**Data extract**
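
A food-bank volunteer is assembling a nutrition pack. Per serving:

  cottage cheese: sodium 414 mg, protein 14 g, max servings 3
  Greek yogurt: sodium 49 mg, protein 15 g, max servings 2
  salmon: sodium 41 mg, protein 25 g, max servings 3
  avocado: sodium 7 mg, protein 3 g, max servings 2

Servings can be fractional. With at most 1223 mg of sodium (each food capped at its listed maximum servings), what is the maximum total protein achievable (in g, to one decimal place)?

Protein per mg sodium: salmon 0.6098, avocado 0.4286, Greek yogurt 0.3061, cottage cheese 0.03382.
Take 3 servings of salmon: uses 123 mg sodium, +75.0 g protein (running total 75.0 g).
Take 2 servings of avocado: uses 14 mg sodium, +6.0 g protein (running total 81.0 g).
Take 2 servings of Greek yogurt: uses 98 mg sodium, +30.0 g protein (running total 111.0 g).
Take 2.386 servings of cottage cheese: uses 988 mg sodium, +33.4 g protein (running total 144.4 g).
Greedy by best ratio exhausts the sodium allowance optimally: 144.4 g.

144.4 g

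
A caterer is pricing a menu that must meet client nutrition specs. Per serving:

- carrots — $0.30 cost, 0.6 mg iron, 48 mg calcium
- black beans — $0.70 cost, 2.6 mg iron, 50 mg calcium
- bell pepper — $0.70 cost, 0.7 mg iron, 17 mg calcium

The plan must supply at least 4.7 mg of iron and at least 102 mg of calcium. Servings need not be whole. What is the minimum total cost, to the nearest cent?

For a min-cost LP with two ≥-constraints, a basic feasible solution has at most two positive variables.
carrots only: max(4.7/0.6, 102/48) = 7.833 servings → $2.35.
black beans only: max(4.7/2.6, 102/50) = 2.04 servings → $1.43.
bell pepper only: max(4.7/0.7, 102/17) = 6.714 servings → $4.70.
carrots + black beans with both tight: 0.3186 servings and 1.734 servings → $1.31.
carrots + bell pepper: the both-tight solution has a negative serving — not a feasible corner.
black beans + bell pepper with both tight: 0.9239 servings and 3.283 servings → $2.94.
The minimum over all feasible corners is $1.31.

$1.31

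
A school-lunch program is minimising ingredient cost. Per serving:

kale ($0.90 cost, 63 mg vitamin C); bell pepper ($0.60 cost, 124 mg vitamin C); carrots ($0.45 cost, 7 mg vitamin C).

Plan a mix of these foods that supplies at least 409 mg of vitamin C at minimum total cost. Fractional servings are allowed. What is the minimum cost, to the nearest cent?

Cost per mg of vitamin C: bell pepper $0.0048, kale $0.0143, carrots $0.0643.
With no serving limits, use only bell pepper: 409 mg / 124 mg = 3.298 servings × $0.60 = $1.98.

$1.98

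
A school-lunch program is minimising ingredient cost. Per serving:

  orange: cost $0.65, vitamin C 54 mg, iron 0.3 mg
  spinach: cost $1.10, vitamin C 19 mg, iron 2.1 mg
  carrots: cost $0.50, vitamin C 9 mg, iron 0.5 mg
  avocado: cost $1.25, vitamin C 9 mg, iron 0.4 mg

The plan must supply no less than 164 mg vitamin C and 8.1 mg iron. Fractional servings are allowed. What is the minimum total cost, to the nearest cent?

$5.11

Check every corner: each single food scaled to meet both minima, and each pair solved so both constraints bind.
orange only: max(164/54, 8.1/0.3) = 27 servings → $17.55.
spinach only: max(164/19, 8.1/2.1) = 8.632 servings → $9.49.
carrots only: max(164/9, 8.1/0.5) = 18.22 servings → $9.11.
avocado only: max(164/9, 8.1/0.4) = 20.25 servings → $25.31.
orange + spinach with both tight: 1.769 servings and 3.604 servings → $5.11.
orange + carrots with both tight: 0.3745 servings and 15.98 servings → $8.23.
orange + avocado: the both-tight solution has a negative serving — not a feasible corner.
spinach + carrots: intersection lies outside the first quadrant.
spinach + avocado with both tight: 0.646 servings and 16.86 servings → $21.78.
carrots + avocado with both tight: 8.111 servings and 10.11 servings → $16.69.
Cheapest feasible corner: $5.11.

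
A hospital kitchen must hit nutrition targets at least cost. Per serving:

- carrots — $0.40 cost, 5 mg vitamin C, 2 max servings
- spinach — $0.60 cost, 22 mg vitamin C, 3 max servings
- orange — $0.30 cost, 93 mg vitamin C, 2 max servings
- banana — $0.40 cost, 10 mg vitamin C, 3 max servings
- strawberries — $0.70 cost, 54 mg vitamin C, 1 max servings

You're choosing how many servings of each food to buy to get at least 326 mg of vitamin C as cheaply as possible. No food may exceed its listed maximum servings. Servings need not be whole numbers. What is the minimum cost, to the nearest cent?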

**Action item**
Retype all of the records above, keeping them identical.

**Problem solution**
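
A food-bank volunteer is assembling a nutrition pack. Per serving:

  cottage cheese: sodium 414 mg, protein 14 g, max servings 3
  Greek yogurt: sodium 49 mg, protein 15 g, max servings 2
  salmon: sodium 41 mg, protein 25 g, max servings 3
  avocado: sodium 7 mg, protein 3 g, max servings 2

Servings can be fractional. With at most 1223 mg of sodium (each food capped at its listed maximum servings), what is the maximum total protein achievable (in g, to one decimal place)?

Protein per mg sodium: salmon 0.6098, avocado 0.4286, Greek yogurt 0.3061, cottage cheese 0.03382.
Take 3 servings of salmon: uses 123 mg sodium, +75.0 g protein (running total 75.0 g).
Take 2 servings of avocado: uses 14 mg sodium, +6.0 g protein (running total 81.0 g).
Take 2 servings of Greek yogurt: uses 98 mg sodium, +30.0 g protein (running total 111.0 g).
Take 2.386 servings of cottage cheese: uses 988 mg sodium, +33.4 g protein (running total 144.4 g).
Greedy by best ratio exhausts the sodium allowance optimally: 144.4 g.

144.4 g

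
A caterer is pricing a menu that must meet client nutrition specs. Per serving:

- carrots — $0.30 cost, 0.6 mg iron, 48 mg calcium
- black beans — $0.70 cost, 2.6 mg iron, 50 mg calcium
- bell pepper — $0.70 cost, 0.7 mg iron, 17 mg calcium

The plan must supply at least 4.7 mg of iron and at least 102 mg of calcium. Servings need not be whole. What is the minimum total cost, to the nearest cent?

For a min-cost LP with two ≥-constraints, a basic feasible solution has at most two positive variables.
carrots only: max(4.7/0.6, 102/48) = 7.833 servings → $2.35.
black beans only: max(4.7/2.6, 102/50) = 2.04 servings → $1.43.
bell pepper only: max(4.7/0.7, 102/17) = 6.714 servings → $4.70.
carrots + black beans with both tight: 0.3186 servings and 1.734 servings → $1.31.
carrots + bell pepper: the both-tight solution has a negative serving — not a feasible corner.
black beans + bell pepper with both tight: 0.9239 servings and 3.283 servings → $2.94.
The minimum over all feasible corners is $1.31.

$1.31

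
A school-lunch program is minimising ingredient cost. Per serving:

kale ($0.90 cost, 63 mg vitamin C); bell pepper ($0.60 cost, 124 mg vitamin C); carrots ($0.45 cost, 7 mg vitamin C).

Plan a mix of these foods that supplies at least 409 mg of vitamin C at minimum total cost. Fractional servings are allowed. What is the minimum cost, to the nearest cent?

Cost per mg of vitamin C: bell pepper $0.0048, kale $0.0143, carrots $0.0643.
With no serving limits, use only bell pepper: 409 mg / 124 mg = 3.298 servings × $0.60 = $1.98.

$1.98

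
A school-lunch program is minimising ingredient cost. Per serving:

  orange: cost $0.65, vitamin C 54 mg, iron 0.3 mg
  spinach: cost $1.10, vitamin C 19 mg, iron 2.1 mg
  carrots: cost $0.50, vitamin C 9 mg, iron 0.5 mg
  avocado: cost $1.25, vitamin C 9 mg, iron 0.4 mg

The plan must supply no less than 164 mg vitamin C and 8.1 mg iron. Fractional servings are allowed. What is the minimum total cost, to the nearest cent?

$5.11

Check every corner: each single food scaled to meet both minima, and each pair solved so both constraints bind.
orange only: max(164/54, 8.1/0.3) = 27 servings → $17.55.
spinach only: max(164/19, 8.1/2.1) = 8.632 servings → $9.49.
carrots only: max(164/9, 8.1/0.5) = 18.22 servings → $9.11.
avocado only: max(164/9, 8.1/0.4) = 20.25 servings → $25.31.
orange + spinach with both tight: 1.769 servings and 3.604 servings → $5.11.
orange + carrots with both tight: 0.3745 servings and 15.98 servings → $8.23.
orange + avocado: the both-tight solution has a negative serving — not a feasible corner.
spinach + carrots: intersection lies outside the first quadrant.
spinach + avocado with both tight: 0.646 servings and 16.86 servings → $21.78.
carrots + avocado with both tight: 8.111 servings and 10.11 servings → $16.69.
Cheapest feasible corner: $5.11.

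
A hospital kitchen must hit nutrition targets at least cost. Per serving:

- carrots — $0.40 cost, 5 mg vitamin C, 2 max servings
- spinach — $0.60 cost, 22 mg vitamin C, 3 max servings
- orange — $0.30 cost, 93 mg vitamin C, 2 max servings
- banana — $0.40 cost, 10 mg vitamin C, 3 max servings
- strawberries — $0.70 cost, 54 mg vitamin C, 1 max servings

You're choosing how many servings of each food to buy to get at least 326 mg of vitamin C as cheaply as possible. No food may exceed its listed maximum servings. Servings need not be whole numbers. What is the minimum cost, to the nearest cent?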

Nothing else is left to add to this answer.